Goal of the exercise:
First find the line with "An mRNA from a reporter" in the entries below, then set down exactly every line through the line with "(a) Give the", that line included.

Records drawn from a dataset
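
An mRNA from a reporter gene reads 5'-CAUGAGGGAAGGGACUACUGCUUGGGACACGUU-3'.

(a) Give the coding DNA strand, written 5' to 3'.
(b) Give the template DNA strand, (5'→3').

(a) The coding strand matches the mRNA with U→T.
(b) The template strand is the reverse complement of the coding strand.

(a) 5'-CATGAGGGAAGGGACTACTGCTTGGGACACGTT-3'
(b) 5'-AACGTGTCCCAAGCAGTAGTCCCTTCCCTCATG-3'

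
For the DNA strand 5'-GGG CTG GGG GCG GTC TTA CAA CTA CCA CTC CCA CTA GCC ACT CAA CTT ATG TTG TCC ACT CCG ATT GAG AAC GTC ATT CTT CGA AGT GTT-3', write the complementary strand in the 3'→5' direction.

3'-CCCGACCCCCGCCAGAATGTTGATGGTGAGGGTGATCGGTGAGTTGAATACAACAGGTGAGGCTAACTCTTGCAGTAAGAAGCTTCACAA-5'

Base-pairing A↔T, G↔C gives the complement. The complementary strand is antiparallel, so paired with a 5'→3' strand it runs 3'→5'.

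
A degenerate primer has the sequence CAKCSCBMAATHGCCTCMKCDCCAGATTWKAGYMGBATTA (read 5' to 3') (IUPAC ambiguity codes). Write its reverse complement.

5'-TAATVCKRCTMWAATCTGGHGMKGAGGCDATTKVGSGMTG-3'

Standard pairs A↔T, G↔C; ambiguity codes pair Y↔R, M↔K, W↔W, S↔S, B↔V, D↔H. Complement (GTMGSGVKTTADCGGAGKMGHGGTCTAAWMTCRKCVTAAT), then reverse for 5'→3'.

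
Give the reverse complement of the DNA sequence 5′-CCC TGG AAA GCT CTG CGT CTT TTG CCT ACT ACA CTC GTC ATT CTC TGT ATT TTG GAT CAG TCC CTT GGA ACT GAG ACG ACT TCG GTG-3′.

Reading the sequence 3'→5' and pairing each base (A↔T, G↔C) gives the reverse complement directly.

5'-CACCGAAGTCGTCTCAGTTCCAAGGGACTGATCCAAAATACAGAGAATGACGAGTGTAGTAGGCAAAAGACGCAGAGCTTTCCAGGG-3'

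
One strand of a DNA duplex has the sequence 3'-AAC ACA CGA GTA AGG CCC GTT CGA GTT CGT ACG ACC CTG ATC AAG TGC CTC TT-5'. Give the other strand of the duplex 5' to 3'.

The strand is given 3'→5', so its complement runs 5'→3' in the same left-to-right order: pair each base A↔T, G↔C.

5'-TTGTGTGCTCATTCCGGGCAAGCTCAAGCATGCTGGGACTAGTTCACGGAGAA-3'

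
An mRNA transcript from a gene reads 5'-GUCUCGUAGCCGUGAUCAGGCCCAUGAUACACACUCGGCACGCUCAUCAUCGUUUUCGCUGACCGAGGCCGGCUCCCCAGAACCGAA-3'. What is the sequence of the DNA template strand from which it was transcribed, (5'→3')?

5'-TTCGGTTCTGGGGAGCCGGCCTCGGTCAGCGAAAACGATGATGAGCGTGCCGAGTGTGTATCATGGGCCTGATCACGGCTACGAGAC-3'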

---

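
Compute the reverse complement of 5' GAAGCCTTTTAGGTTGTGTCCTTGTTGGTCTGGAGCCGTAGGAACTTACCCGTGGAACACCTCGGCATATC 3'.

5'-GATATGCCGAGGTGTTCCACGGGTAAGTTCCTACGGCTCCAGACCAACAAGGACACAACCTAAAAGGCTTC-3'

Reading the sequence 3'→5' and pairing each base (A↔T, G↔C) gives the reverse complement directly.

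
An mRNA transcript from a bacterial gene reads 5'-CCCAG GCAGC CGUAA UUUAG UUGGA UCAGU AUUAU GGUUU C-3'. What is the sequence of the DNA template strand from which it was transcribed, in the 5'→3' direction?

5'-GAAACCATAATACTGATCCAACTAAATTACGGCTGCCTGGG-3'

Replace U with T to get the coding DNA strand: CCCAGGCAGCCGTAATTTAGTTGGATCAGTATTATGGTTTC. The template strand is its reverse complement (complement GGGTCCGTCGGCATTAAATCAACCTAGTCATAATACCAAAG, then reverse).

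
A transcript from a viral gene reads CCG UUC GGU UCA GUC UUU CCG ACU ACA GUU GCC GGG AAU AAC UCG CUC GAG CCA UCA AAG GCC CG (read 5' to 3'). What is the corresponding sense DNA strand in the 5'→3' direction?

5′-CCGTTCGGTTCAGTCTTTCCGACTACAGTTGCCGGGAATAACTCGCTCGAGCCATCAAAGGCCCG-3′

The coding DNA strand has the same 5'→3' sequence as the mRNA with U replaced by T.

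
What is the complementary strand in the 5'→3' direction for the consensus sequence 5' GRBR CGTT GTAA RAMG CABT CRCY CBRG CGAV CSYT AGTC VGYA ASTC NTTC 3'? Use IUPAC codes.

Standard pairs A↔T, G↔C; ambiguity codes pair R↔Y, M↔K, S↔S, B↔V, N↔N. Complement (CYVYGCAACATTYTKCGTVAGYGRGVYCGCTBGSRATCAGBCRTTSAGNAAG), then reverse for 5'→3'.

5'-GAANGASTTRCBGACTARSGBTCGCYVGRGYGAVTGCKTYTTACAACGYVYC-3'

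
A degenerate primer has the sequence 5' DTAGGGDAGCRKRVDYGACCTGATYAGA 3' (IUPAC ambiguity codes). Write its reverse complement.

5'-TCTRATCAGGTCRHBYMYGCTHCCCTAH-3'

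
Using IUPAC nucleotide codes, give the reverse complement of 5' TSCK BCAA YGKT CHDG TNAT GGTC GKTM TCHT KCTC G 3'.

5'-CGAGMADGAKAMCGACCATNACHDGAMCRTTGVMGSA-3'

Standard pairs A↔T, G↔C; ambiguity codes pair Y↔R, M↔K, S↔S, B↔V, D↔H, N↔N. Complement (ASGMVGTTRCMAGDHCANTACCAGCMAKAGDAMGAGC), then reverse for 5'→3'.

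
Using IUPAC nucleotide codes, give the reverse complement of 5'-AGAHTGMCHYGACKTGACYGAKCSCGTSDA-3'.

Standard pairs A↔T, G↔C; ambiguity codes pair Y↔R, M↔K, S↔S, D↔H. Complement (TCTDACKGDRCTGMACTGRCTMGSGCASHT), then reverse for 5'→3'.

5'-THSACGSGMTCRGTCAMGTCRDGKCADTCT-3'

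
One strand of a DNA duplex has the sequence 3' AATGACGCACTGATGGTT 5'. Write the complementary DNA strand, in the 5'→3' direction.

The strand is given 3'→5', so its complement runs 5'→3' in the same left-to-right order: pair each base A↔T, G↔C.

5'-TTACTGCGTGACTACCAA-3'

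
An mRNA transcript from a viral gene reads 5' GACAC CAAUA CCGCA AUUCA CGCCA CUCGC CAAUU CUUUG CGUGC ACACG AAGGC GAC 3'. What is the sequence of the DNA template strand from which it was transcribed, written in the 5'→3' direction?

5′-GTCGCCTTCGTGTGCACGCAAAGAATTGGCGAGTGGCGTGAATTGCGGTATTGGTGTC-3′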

* * *

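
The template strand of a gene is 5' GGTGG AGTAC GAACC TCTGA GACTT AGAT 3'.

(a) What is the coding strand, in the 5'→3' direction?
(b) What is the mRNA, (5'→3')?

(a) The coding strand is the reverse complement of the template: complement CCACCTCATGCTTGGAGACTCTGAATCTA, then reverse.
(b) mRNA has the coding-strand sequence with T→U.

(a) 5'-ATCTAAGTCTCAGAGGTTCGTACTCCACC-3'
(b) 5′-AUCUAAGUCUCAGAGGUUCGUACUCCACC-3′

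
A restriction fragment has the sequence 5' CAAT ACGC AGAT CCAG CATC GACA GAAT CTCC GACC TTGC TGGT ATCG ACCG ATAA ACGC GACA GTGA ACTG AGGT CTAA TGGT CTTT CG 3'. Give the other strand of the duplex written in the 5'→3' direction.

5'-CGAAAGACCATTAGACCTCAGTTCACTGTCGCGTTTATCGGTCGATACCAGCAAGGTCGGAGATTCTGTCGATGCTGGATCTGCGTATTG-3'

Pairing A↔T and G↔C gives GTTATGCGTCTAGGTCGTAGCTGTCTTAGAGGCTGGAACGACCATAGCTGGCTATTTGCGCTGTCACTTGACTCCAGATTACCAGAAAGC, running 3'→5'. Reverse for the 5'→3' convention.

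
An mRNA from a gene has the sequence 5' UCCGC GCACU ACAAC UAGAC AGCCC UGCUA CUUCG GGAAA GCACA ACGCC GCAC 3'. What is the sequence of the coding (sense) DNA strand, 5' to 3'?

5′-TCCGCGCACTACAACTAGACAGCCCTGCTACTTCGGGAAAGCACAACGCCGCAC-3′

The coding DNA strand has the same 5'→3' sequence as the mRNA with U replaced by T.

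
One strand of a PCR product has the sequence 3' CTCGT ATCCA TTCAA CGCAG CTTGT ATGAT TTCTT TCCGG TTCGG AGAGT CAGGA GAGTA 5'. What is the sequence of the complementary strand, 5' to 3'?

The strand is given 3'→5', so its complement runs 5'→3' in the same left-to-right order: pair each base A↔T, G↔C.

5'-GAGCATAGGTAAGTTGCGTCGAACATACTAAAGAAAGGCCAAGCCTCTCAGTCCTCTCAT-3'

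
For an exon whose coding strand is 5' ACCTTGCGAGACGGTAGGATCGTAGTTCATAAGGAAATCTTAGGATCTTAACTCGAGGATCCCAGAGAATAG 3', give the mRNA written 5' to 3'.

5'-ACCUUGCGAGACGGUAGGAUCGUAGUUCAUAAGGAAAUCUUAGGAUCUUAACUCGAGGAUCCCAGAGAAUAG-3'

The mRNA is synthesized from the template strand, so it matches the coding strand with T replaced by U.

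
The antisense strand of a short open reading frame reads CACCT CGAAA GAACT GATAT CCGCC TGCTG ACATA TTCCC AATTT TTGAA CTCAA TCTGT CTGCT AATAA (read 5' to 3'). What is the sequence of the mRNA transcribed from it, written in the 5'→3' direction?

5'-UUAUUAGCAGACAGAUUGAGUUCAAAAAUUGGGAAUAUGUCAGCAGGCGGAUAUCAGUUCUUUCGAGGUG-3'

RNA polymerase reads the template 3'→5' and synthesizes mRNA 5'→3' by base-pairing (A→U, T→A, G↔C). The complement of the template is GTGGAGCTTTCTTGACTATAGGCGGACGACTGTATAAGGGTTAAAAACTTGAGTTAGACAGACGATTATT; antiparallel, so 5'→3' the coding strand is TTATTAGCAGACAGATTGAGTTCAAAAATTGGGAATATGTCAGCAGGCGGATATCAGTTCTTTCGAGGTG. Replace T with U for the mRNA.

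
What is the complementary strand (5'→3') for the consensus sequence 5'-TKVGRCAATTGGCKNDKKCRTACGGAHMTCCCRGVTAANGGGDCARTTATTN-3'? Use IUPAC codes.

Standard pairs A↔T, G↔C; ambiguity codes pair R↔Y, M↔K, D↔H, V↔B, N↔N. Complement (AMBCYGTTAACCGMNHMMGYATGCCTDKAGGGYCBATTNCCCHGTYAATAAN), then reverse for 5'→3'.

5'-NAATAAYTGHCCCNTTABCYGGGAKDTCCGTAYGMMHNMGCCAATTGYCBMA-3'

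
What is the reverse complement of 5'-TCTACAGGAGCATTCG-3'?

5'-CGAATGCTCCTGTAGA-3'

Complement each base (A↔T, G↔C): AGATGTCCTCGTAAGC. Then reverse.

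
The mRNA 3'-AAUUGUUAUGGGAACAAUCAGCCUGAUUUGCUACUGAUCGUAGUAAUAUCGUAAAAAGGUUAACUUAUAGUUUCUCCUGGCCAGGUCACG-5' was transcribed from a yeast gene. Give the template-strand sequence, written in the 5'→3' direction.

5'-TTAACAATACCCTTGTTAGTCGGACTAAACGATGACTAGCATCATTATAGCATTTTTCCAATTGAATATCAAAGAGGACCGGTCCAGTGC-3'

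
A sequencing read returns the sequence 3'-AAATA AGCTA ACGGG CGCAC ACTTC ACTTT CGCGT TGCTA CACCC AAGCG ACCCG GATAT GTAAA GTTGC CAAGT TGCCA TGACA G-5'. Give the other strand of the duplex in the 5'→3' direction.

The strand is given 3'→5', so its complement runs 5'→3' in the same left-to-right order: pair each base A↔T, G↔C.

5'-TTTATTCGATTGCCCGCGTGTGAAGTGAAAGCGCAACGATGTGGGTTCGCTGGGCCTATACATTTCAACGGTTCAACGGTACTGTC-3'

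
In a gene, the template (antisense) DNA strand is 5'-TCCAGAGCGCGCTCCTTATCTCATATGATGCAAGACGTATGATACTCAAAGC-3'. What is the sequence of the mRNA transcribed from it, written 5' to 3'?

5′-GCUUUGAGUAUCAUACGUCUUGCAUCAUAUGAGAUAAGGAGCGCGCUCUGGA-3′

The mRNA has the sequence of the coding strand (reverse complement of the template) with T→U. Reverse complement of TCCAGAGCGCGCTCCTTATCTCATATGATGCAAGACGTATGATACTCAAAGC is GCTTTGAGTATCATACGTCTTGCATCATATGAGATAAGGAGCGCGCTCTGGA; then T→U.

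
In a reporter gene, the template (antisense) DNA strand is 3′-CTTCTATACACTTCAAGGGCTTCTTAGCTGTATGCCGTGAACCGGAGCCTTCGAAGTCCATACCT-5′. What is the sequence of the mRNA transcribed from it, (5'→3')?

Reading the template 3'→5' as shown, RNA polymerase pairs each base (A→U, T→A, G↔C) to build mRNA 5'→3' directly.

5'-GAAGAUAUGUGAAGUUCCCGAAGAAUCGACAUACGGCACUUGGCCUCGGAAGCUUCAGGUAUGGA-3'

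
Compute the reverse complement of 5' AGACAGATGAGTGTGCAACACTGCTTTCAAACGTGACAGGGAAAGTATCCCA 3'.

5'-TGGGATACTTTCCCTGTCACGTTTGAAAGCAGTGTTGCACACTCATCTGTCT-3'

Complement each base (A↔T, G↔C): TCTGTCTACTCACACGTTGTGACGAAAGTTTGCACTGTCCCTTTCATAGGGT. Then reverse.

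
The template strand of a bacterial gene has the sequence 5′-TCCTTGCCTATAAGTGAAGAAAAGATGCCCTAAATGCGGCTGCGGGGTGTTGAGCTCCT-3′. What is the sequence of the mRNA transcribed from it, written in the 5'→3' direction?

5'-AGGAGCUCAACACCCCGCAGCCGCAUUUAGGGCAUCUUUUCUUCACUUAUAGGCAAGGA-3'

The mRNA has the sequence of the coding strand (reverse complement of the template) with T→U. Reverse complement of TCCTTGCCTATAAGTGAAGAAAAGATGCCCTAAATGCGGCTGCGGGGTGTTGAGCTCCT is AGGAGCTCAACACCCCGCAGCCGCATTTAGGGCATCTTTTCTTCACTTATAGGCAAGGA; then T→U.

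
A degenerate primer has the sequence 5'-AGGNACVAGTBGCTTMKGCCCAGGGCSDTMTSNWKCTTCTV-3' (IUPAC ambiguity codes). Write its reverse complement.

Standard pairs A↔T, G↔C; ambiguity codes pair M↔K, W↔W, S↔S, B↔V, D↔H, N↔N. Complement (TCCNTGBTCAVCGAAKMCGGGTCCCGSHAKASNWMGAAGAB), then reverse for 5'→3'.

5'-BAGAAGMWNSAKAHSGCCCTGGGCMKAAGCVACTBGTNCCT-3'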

Response:
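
An mRNA from a reporter gene reads 5'-CAUGAGGGAAGGGACUACUGCUUGGGACACGUU-3'.

(a) Give the coding DNA strand, written 5' to 3'.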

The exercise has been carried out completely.